(Saved entries)

================

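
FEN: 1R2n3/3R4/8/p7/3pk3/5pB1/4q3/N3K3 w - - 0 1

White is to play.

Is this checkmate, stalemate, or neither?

White to move; white king on e1.
In check: yes, from the black queen on e2.
King squares — d1: attacked by Qe2; f1: attacked by Qe2; d2: attacked by Qe2; e2: attacked by Pf3; f2: attacked by Qe2.
Legal moves for White: none.
In check with no legal moves → checkmate.

checkmate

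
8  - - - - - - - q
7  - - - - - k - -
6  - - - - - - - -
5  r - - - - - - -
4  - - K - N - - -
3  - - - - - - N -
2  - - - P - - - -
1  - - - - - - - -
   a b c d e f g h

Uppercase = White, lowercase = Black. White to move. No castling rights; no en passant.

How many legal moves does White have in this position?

16

White to move; king on c4.
In check: no.
Legal moves: Nf6, Nd6+, Ng5+, Nc5, Nc3, Nf2, Kb4, Kd3, Kb3, Nh5, Nf5, Ne2, Nh1, Nf1, d3, d4.
Count: 16.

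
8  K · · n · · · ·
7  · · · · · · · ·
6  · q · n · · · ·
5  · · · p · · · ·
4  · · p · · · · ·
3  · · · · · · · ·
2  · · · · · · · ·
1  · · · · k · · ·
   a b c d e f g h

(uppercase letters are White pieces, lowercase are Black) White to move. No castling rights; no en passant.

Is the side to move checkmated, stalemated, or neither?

White to move; white king on a8.
In check: no.
King squares — a7: attacked by Qb6; b7: attacked by Qb6; b8: attacked by Qb6.
Legal moves for White: none.
Not in check and no legal moves → stalemate.

stalemate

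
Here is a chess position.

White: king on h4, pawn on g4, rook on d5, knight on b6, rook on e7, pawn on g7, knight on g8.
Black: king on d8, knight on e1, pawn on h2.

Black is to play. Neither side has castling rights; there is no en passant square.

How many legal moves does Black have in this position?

Black to move; king on d8.
In check: yes, from the white rook on d5.
Legal moves: none.
Count: 0.

0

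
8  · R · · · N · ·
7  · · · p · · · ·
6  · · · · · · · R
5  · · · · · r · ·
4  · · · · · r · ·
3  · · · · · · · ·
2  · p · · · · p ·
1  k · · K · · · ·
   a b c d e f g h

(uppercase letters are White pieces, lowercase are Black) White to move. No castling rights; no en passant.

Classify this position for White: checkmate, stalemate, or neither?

neither

White to move; white king on d1.
In check: no.
Legal moves for White include: Nh7, Nxd7, Ng6, Ne6, Re8, Rd8, Rc8, Ra8+, Rb7, Rbb6, Rb5, Rb4, Rb3, Rxb2, Rh8, Rh7, Rg6, Rf6, ... (list truncated; more exist).
White has legal moves and is not in check → neither.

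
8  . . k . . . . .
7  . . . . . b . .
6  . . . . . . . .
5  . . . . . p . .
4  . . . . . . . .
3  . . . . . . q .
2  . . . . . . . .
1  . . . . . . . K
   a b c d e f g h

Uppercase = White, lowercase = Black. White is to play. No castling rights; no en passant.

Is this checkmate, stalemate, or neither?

stalemate

White to move; white king on h1.
In check: no.
King squares — g1: attacked by Qg3; g2: attacked by Qg3; h2: attacked by Qg3.
Legal moves for White: none.
Not in check and no legal moves → stalemate.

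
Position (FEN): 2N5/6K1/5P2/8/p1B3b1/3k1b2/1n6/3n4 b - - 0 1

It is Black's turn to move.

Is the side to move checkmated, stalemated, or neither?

Black to move; black king on d3.
In check: yes, from the white bishop on c4.
Legal moves for Black: Ke4, Kd4, Kxc4, Ke3, Kc3, Kd2, Kc2, Nxc4.
Black is in check but has 8 legal moves → neither.

neither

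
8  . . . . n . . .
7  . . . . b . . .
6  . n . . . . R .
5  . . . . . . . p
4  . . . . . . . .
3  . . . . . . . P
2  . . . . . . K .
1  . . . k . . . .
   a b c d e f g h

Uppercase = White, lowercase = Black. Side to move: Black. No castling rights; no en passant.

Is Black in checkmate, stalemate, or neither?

neither

Black to move; black king on d1.
In check: no.
Legal moves for Black include: Ng7, Nc7, Nf6, Nd6, Bf8, Bd8, Bf6, Bd6, Bg5, Bc5, Bh4, Bb4, Ba3, Nc8, Na8, Nd7, Nd5, Nc4, ... (list truncated; more exist).
Black has legal moves and is not in check → neither.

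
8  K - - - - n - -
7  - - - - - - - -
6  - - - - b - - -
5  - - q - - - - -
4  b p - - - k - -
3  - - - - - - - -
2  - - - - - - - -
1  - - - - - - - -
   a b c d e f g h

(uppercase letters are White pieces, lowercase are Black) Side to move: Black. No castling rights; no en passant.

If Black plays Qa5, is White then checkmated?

no

After Qa5: white king on a8; in check: yes, from the black queen on a5.
White has 2 legal replies: Kb8, Kb7.
In check but a legal move exists → not checkmate.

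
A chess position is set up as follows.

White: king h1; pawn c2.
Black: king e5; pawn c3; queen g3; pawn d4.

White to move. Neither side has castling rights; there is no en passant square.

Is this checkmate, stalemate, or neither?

White to move; white king on h1.
In check: no.
King squares — g1: attacked by Qg3; g2: attacked by Qg3; h2: attacked by Qg3.
Legal moves for White: none.
Not in check and no legal moves → stalemate.

stalemate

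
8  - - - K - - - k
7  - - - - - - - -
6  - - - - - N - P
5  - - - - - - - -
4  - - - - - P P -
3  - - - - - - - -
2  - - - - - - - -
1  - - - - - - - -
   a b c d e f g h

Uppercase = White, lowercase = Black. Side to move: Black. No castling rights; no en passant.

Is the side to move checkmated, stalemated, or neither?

Black to move; black king on h8.
In check: no.
King squares — g7: attacked by Ph6; h7: attacked by Nf6; g8: attacked by Nf6.
Legal moves for Black: none.
Not in check and no legal moves → stalemate.

stalemate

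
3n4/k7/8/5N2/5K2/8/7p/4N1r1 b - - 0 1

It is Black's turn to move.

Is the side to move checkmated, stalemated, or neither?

neither

Black to move; black king on a7.
In check: no.
Legal moves for Black include: Nf7, Nb7, Ne6+, Nc6, Kb8, Ka8, Kb7, Kb6, Ka6, Rg8, Rg7, Rg6, Rg5, Rg4+, Rg3, Rg2, Rh1, Rf1+, ... (list truncated; more exist).
Black has legal moves and is not in check → neither.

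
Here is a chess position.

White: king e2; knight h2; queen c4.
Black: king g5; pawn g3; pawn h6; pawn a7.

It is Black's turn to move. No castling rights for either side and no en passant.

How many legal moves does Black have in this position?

Black to move; king on g5.
In check: no.
Legal moves: Kg6, Kf6, Kh5, Kf5, gxh2, a6, h5, g2, a5.
Count: 9.

9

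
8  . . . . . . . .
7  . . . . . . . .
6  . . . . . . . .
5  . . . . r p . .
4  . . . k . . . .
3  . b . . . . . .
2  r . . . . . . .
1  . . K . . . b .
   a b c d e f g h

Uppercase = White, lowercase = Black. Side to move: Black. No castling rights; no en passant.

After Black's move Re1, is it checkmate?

yes

After Re1: white king on c1; in check: yes, from the black rook on e1.
King squares — b1: attacked by Re1; d1: attacked by Re1; b2: attacked by Ra2; c2: attacked by Ra2; d2: attacked by Ra2.
White has no legal moves → checkmate.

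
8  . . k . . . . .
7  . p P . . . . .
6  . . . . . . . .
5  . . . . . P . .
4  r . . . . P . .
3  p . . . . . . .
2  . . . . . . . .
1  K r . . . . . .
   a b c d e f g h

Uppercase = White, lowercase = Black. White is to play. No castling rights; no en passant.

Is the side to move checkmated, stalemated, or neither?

White to move; white king on a1.
In check: yes, from the black rook on b1.
King squares — b1: available; a2: available; b2: attacked by Rb1.
Legal moves for White: Ka2, Kxb1.
White is in check but has 2 legal moves → neither.

neither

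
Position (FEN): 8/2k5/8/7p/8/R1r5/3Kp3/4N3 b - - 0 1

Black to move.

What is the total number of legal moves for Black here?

Black to move; king on c7.
In check: no.
Legal moves: Kd8, Kc8, Kb8, Kd7, Kb7, Kd6, Kc6, Kb6, Rc6, Rc5, Rc4, Rh3, Rg3, Rf3, Re3, Rd3+, Rb3, Rxa3, Rc2+, Rc1, h4.
Count: 21.

21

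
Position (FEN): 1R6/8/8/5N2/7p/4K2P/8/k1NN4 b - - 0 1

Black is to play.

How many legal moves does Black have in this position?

Black to move; king on a1.
In check: no.
Legal moves: none.
Count: 0.

0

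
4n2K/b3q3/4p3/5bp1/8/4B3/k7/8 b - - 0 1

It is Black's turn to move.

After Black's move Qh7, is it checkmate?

yes

After Qh7: white king on h8; in check: yes, from the black queen on h7.
King squares — g7: attacked by Qh7; h7: attacked by Bf5; g8: attacked by Qh7.
White has no legal moves → checkmate.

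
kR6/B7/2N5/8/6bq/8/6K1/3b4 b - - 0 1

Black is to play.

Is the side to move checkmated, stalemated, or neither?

Black to move; black king on a8.
In check: yes, from the white rook on b8.
King squares — a7: attacked by Nc6; b7: attacked by Rb8; b8: attacked by Nc6.
Legal moves for Black: none.
In check with no legal moves → checkmate.

checkmate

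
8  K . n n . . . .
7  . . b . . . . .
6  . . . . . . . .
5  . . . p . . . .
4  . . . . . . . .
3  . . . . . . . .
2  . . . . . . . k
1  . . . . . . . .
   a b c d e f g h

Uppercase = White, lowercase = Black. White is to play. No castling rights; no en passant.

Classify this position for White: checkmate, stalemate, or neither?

stalemate

White to move; white king on a8.
In check: no.
King squares — a7: attacked by Nc8; b7: attacked by Nd8; b8: attacked by Bc7.
Legal moves for White: none.
Not in check and no legal moves → stalemate.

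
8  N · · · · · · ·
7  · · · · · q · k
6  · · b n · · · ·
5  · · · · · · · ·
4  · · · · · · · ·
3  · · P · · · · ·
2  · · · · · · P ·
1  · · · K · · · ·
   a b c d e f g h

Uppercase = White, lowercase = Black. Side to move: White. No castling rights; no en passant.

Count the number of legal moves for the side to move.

10

White to move; king on d1.
In check: no.
Legal moves: Nc7, Nb6, Ke2, Kd2, Kc2, Ke1, Kc1, c4, g3, g4.
Count: 10.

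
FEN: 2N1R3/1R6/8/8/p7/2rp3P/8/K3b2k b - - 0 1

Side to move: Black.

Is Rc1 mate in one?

no

After Rc1: white king on a1; in check: yes, from the black rook on c1.
White has 3 legal replies: Kb2, Ka2, Rb1.
In check but a legal move exists → not checkmate.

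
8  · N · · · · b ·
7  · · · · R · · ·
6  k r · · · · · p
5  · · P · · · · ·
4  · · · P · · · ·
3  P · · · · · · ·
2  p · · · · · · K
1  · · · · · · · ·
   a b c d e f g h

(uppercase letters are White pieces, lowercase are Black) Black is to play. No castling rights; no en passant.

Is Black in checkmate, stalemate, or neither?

neither

Black to move; black king on a6.
In check: yes, from the white knight on b8.
Legal moves for Black: Kb5, Ka5, Rxb8.
Black is in check but has 3 legal moves → neither.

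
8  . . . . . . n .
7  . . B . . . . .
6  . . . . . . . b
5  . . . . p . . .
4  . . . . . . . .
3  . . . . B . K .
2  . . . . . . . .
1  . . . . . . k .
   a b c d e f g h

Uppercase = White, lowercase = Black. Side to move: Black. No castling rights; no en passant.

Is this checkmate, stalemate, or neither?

neither

Black to move; black king on g1.
In check: yes, from the white bishop on e3.
King squares — f1: available; h1: available; f2: attacked by Be3; g2: attacked by Kg3; h2: attacked by Kg3.
Legal moves for Black: Kh1, Kf1, Bxe3.
Black is in check but has 3 legal moves → neither.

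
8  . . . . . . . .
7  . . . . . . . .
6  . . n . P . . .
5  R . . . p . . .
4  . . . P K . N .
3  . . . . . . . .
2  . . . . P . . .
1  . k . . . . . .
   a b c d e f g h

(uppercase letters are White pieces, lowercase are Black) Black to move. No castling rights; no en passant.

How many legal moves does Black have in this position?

11

Black to move; king on b1.
In check: no.
Legal moves: Nd8, Nb8, Ne7, Na7, Nxa5, Nxd4, Nb4, Kc2, Kb2, Kc1, exd4.
Count: 11.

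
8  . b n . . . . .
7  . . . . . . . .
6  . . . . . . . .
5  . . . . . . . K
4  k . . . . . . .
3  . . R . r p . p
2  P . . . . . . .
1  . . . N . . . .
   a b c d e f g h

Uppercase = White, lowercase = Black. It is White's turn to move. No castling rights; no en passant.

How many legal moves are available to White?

White to move; king on h5.
In check: no.
Legal moves: Kh6, Kg6, Kg5, Kh4, Kg4, Rxc8, Rc7, Rc6, Rc5, Rc4+, Rxe3, Rd3, Rb3, Ra3+, Rc2, Rc1, Nxe3, Nf2, Nb2+, a3.
Count: 20.

20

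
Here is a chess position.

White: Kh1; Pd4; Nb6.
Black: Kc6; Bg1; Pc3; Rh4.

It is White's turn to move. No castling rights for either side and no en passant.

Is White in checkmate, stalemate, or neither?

White to move; white king on h1.
In check: yes, from the black rook on h4.
Legal moves for White: Kg2, Kxg1.
White is in check but has 2 legal moves → neither.

neither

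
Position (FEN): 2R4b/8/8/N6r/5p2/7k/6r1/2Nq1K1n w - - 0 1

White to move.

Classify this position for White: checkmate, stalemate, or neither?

checkmate

White to move; white king on f1.
In check: yes, from the black queen on d1.
King squares — e1: attacked by Qd1; g1: attacked by Qd1; e2: attacked by Qd1; f2: attacked by Nh1; g2: attacked by Kh3.
Legal moves for White: none.
In check with no legal moves → checkmate.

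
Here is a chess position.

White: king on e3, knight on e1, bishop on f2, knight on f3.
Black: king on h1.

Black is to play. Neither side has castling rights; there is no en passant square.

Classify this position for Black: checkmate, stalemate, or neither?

Black to move; black king on h1.
In check: no.
King squares — g1: attacked by Bf2; g2: attacked by Ne1; h2: attacked by Nf3.
Legal moves for Black: none.
Not in check and no legal moves → stalemate.

stalemate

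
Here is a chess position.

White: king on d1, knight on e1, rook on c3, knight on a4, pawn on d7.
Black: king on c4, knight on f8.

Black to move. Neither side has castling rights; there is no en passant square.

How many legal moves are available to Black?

Black to move; king on c4.
In check: yes, from the white rook on c3.
Legal moves: Kd5, Kb5, Kd4, Kb4.
Count: 4.

4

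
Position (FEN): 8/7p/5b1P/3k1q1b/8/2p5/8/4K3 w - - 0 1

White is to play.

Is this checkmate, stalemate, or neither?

White to move; white king on e1.
In check: no.
King squares — d1: attacked by Bh5; f1: attacked by Qf5; d2: attacked by Pc3; e2: attacked by Bh5; f2: attacked by Qf5.
Legal moves for White: none.
Not in check and no legal moves → stalemate.

stalemate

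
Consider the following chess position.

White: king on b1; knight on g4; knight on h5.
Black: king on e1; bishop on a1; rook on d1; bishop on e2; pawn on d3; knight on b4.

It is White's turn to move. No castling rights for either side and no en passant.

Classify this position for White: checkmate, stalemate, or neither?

checkmate

White to move; white king on b1.
In check: yes, from the black rook on d1.
King squares — a1: attacked by Rd1; c1: attacked by Rd1; a2: attacked by Nb4; b2: attacked by Ba1; c2: attacked by Pd3.
Legal moves for White: none.
In check with no legal moves → checkmate.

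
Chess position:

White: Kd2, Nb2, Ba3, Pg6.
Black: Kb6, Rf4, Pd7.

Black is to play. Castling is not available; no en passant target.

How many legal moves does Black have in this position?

Black to move; king on b6.
In check: no.
Legal moves: Kc7, Kb7, Ka7, Kc6, Ka6, Kb5, Ka5, Rf8, Rf7, Rf6, Rf5, Rh4, Rg4, Re4, Rd4+, Rc4, Rb4, Ra4, Rf3, Rf2+, Rf1, d6, d5.
Count: 23.

23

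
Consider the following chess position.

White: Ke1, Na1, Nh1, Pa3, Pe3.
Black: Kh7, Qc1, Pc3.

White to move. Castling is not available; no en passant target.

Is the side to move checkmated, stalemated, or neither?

White to move; white king on e1.
In check: yes, from the black queen on c1.
King squares — d1: attacked by Qc1; f1: attacked by Qc1; d2: attacked by Qc1; e2: available; f2: available.
Legal moves for White: Kf2, Ke2.
White is in check but has 2 legal moves → neither.

neither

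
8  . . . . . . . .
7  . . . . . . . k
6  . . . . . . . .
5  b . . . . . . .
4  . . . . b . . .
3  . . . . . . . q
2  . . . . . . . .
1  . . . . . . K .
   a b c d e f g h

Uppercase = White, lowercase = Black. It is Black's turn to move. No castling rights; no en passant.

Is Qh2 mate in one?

After Qh2: white king on g1; in check: yes, from the black queen on h2.
White has 2 legal replies: Kxh2, Kf1.
In check but a legal move exists → not checkmate.

no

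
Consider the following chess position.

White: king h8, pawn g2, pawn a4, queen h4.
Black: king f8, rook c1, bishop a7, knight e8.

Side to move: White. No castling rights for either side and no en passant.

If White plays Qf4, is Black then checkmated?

no

After Qf4: black king on f8; in check: yes, from the white queen on f4.
Black has 2 legal replies: Ke7, Nf6.
In check but a legal move exists → not checkmate.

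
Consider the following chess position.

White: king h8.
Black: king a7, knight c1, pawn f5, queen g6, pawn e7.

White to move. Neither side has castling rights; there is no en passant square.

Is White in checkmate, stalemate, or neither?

stalemate

White to move; white king on h8.
In check: no.
King squares — g7: attacked by Qg6; h7: attacked by Qg6; g8: attacked by Qg6.
Legal moves for White: none.
Not in check and no legal moves → stalemate.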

================

_Exercise_: Please, from the entries above, set down exactly the lines from the one containing "If Black plays Qa5, is White then checkmated?" through the one containing "Black: king e5; pawn c3; queen g3; pawn d4.", and only those.

_Task result_:
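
If Black plays Qa5, is White then checkmated?

no

After Qa5: white king on a8; in check: yes, from the black queen on a5.
White has 2 legal replies: Kb8, Kb7.
In check but a legal move exists → not checkmate.

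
A chess position is set up as follows.

White: king h1; pawn c2.
Black: king e5; pawn c3; queen g3; pawn d4.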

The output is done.